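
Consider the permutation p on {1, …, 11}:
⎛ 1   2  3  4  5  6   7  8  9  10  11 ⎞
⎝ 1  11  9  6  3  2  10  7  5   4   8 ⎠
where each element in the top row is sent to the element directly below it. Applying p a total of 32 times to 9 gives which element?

Tracing 9 → 5 → … returns to 9 after 3 steps, so 9 lies in a 3-cycle (3, 9, 5).
On a 3-cycle, p^3 is the identity, so p^32 = p^2 there (32 ≡ 2 mod 3).
Advancing 2 steps from 9: 9 → 5 → 3.

3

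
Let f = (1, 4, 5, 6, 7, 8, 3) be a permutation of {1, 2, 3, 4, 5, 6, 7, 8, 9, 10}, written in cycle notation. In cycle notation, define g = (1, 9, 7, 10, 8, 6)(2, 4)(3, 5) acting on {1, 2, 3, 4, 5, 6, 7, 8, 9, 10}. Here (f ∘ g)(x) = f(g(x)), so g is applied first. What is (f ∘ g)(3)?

6

g(3) = 5, then f(5) = 6; composing gives (f ∘ g)(3) = 6.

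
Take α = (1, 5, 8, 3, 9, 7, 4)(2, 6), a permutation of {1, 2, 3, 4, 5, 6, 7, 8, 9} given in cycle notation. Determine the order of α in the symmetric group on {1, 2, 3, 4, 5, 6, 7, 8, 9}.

The cycle type of α is (7, 2).
The order is lcm(7, 2) = 14.

14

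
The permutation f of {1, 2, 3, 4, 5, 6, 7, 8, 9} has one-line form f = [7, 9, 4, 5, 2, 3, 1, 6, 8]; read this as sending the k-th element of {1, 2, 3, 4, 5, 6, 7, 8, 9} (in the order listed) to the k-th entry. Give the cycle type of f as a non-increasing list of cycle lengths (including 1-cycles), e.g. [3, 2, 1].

[7, 2]

The disjoint cycles are (1, 7)(2, 9, 8, 6, 3, 4, 5), with lengths 7, 2 in non-increasing order.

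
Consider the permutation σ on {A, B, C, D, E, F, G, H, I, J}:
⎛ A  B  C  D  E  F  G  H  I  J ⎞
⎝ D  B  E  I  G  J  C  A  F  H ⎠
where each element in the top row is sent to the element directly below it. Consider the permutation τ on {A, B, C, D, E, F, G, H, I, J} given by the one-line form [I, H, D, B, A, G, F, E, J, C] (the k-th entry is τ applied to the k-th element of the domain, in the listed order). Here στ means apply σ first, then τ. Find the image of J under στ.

E

First apply σ: σ(J) = H, then τ(H) = E. Thus (στ)(J) = E.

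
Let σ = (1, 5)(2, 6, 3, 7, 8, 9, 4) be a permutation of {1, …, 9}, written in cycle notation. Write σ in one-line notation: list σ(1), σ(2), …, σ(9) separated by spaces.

5 6 7 2 1 3 8 9 4

Each element maps to the next entry in its cycle (wrapping to the front): 1↦5, 2↦6, 3↦7, 4↦2, 5↦1, 6↦3, 7↦8, 8↦9, 9↦4.
Listing these in domain order gives 5 6 7 2 1 3 8 9 4.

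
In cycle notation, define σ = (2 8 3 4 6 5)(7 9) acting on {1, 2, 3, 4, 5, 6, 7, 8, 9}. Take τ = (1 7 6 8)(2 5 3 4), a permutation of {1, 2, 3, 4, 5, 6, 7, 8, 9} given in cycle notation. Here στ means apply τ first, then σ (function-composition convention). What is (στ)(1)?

9

First apply τ: τ(1) = 7, then σ(7) = 9. Thus (στ)(1) = 9.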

* * * * * * * * *

■ Assigned task: Each entry shown above is to be duplicated exactly.

■ Task answer:
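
Consider the permutation p on {1, …, 11}:
⎛ 1   2  3  4  5  6   7  8  9  10  11 ⎞
⎝ 1  11  9  6  3  2  10  7  5   4   8 ⎠
where each element in the top row is sent to the element directly below it. Applying p a total of 32 times to 9 gives which element?

Tracing 9 → 5 → … returns to 9 after 3 steps, so 9 lies in a 3-cycle (3, 9, 5).
On a 3-cycle, p^3 is the identity, so p^32 = p^2 there (32 ≡ 2 mod 3).
Advancing 2 steps from 9: 9 → 5 → 3.

3

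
Let f = (1, 4, 5, 6, 7, 8, 3) be a permutation of {1, 2, 3, 4, 5, 6, 7, 8, 9, 10}, written in cycle notation. In cycle notation, define g = (1, 9, 7, 10, 8, 6)(2, 4)(3, 5) acting on {1, 2, 3, 4, 5, 6, 7, 8, 9, 10}. Here (f ∘ g)(x) = f(g(x)), so g is applied first. What is (f ∘ g)(3)?

6

g(3) = 5, then f(5) = 6; composing gives (f ∘ g)(3) = 6.

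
Take α = (1, 5, 8, 3, 9, 7, 4)(2, 6), a permutation of {1, 2, 3, 4, 5, 6, 7, 8, 9} given in cycle notation. Determine the order of α in the symmetric group on {1, 2, 3, 4, 5, 6, 7, 8, 9}.

The cycle type of α is (7, 2).
The order is lcm(7, 2) = 14.

14

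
The permutation f of {1, 2, 3, 4, 5, 6, 7, 8, 9} has one-line form f = [7, 9, 4, 5, 2, 3, 1, 6, 8]; read this as sending the k-th element of {1, 2, 3, 4, 5, 6, 7, 8, 9} (in the order listed) to the k-th entry. Give the cycle type of f as a non-increasing list of cycle lengths (including 1-cycles), e.g. [3, 2, 1].

[7, 2]

The disjoint cycles are (1, 7)(2, 9, 8, 6, 3, 4, 5), with lengths 7, 2 in non-increasing order.

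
Consider the permutation σ on {A, B, C, D, E, F, G, H, I, J}:
⎛ A  B  C  D  E  F  G  H  I  J ⎞
⎝ D  B  E  I  G  J  C  A  F  H ⎠
where each element in the top row is sent to the element directly below it. Consider the permutation τ on {A, B, C, D, E, F, G, H, I, J} given by the one-line form [I, H, D, B, A, G, F, E, J, C] (the k-th entry is τ applied to the k-th element of the domain, in the listed order). Here στ means apply σ first, then τ. Find the image of J under στ.

E

First apply σ: σ(J) = H, then τ(H) = E. Thus (στ)(J) = E.

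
Let σ = (1, 5)(2, 6, 3, 7, 8, 9, 4) be a permutation of {1, …, 9}, written in cycle notation. Write σ in one-line notation: list σ(1), σ(2), …, σ(9) separated by spaces.

5 6 7 2 1 3 8 9 4

Each element maps to the next entry in its cycle (wrapping to the front): 1↦5, 2↦6, 3↦7, 4↦2, 5↦1, 6↦3, 7↦8, 8↦9, 9↦4.
Listing these in domain order gives 5 6 7 2 1 3 8 9 4.

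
In cycle notation, define σ = (2 8 3 4 6 5)(7 9) acting on {1, 2, 3, 4, 5, 6, 7, 8, 9}. Take τ = (1 7 6 8)(2 5 3 4), a permutation of {1, 2, 3, 4, 5, 6, 7, 8, 9} given in cycle notation. Here στ means apply τ first, then σ (function-composition convention). What is (στ)(1)?

9

First apply τ: τ(1) = 7, then σ(7) = 9. Thus (στ)(1) = 9.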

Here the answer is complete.